* Exercise aim:
Repeat the lines of the data exactly, from the first one through the one that contains "1.21 | 0.59 |".

* Extracted data:

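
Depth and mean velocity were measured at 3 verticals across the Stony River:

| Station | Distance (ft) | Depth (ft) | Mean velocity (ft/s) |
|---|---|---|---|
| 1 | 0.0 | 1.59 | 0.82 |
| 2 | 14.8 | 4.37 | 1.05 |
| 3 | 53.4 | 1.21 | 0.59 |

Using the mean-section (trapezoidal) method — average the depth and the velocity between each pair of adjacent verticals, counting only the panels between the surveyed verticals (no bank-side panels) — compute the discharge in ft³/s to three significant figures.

130 ft³/s

Panel 1-2: Δb = 14.8 ft, d̄ = (1.59+4.37)/2 = 2.98, v̄ = (0.82+1.05)/2 = 0.935 → q = 14.8×2.98×0.935 = 41.24 ft³/s
Panel 2-3: Δb = 38.6 ft, d̄ = (4.37+1.21)/2 = 2.79, v̄ = (1.05+0.59)/2 = 0.82 → q = 38.6×2.79×0.82 = 88.31 ft³/s
Q = Σ q = 129.5 ft³/s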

* Response area:
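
Depth and mean velocity were measured at 3 verticals across the Stony River:

| Station | Distance (ft) | Depth (ft) | Mean velocity (ft/s) |
|---|---|---|---|
| 1 | 0.0 | 1.59 | 0.82 |
| 2 | 14.8 | 4.37 | 1.05 |
| 3 | 53.4 | 1.21 | 0.59 |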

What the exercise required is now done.